Directions for this task
Can you reproduce the data beneath, keeping every line exact?

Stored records
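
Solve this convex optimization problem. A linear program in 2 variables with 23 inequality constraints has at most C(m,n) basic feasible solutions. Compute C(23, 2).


Each vertex corresponds to some choice of n active constraints out of m, so the number of vertices is at most C(m, n) = m! / (n!(m-n)!).
m = 23, n = 2
Numerator: 23 * 22
Denominator: 2! = 2
C(23, 2) = 253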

Result of this task
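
Solve this convex optimization problem. A linear program in 2 variables with 23 inequality constraints has at most C(m,n) basic feasible solutions. Compute C(23, 2).


Each vertex corresponds to some choice of n active constraints out of m, so the number of vertices is at most C(m, n) = m! / (n!(m-n)!).
m = 23, n = 2
Numerator: 23 * 22
Denominator: 2! = 2
C(23, 2) = 253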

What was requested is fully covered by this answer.